▸ **Task to carry out**
An identical copy of all the records is what the answer must contain.

▸ **Stored data**
BEGIN

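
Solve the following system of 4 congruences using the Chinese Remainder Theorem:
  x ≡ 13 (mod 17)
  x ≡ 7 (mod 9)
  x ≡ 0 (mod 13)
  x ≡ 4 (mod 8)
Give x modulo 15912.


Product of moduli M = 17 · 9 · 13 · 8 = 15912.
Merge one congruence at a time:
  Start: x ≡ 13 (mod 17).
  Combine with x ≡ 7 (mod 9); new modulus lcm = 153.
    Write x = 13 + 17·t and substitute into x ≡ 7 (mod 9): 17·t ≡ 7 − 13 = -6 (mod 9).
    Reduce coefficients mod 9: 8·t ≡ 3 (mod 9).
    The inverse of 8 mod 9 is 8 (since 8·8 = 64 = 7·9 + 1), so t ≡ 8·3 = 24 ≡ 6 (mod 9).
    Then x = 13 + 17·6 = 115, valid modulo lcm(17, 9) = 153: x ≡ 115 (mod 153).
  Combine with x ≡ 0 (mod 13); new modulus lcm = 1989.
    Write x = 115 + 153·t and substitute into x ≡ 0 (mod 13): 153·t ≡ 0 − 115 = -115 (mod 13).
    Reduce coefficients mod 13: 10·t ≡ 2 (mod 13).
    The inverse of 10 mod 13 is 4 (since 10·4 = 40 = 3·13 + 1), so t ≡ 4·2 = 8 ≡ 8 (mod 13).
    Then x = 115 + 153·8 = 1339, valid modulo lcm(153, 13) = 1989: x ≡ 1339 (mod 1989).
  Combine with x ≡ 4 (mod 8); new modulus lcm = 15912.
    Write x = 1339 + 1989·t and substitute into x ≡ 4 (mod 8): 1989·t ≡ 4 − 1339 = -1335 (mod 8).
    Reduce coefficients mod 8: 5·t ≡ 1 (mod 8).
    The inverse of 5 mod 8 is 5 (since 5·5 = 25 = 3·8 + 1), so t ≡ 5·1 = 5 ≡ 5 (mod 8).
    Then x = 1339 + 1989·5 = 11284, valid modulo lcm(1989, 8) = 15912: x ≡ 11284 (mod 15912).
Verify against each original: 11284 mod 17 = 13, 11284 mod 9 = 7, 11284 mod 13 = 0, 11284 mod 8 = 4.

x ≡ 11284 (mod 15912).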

END

▸ **Task response**
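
Solve the following system of 4 congruences using the Chinese Remainder Theorem:
  x ≡ 13 (mod 17)
  x ≡ 7 (mod 9)
  x ≡ 0 (mod 13)
  x ≡ 4 (mod 8)
Give x modulo 15912.


Product of moduli M = 17 · 9 · 13 · 8 = 15912.
Merge one congruence at a time:
  Start: x ≡ 13 (mod 17).
  Combine with x ≡ 7 (mod 9); new modulus lcm = 153.
    Write x = 13 + 17·t and substitute into x ≡ 7 (mod 9): 17·t ≡ 7 − 13 = -6 (mod 9).
    Reduce coefficients mod 9: 8·t ≡ 3 (mod 9).
    The inverse of 8 mod 9 is 8 (since 8·8 = 64 = 7·9 + 1), so t ≡ 8·3 = 24 ≡ 6 (mod 9).
    Then x = 13 + 17·6 = 115, valid modulo lcm(17, 9) = 153: x ≡ 115 (mod 153).
  Combine with x ≡ 0 (mod 13); new modulus lcm = 1989.
    Write x = 115 + 153·t and substitute into x ≡ 0 (mod 13): 153·t ≡ 0 − 115 = -115 (mod 13).
    Reduce coefficients mod 13: 10·t ≡ 2 (mod 13).
    The inverse of 10 mod 13 is 4 (since 10·4 = 40 = 3·13 + 1), so t ≡ 4·2 = 8 ≡ 8 (mod 13).
    Then x = 115 + 153·8 = 1339, valid modulo lcm(153, 13) = 1989: x ≡ 1339 (mod 1989).
  Combine with x ≡ 4 (mod 8); new modulus lcm = 15912.
    Write x = 1339 + 1989·t and substitute into x ≡ 4 (mod 8): 1989·t ≡ 4 − 1339 = -1335 (mod 8).
    Reduce coefficients mod 8: 5·t ≡ 1 (mod 8).
    The inverse of 5 mod 8 is 5 (since 5·5 = 25 = 3·8 + 1), so t ≡ 5·1 = 5 ≡ 5 (mod 8).
    Then x = 1339 + 1989·5 = 11284, valid modulo lcm(1989, 8) = 15912: x ≡ 11284 (mod 15912).
Verify against each original: 11284 mod 17 = 13, 11284 mod 9 = 7, 11284 mod 13 = 0, 11284 mod 8 = 4.

x ≡ 11284 (mod 15912).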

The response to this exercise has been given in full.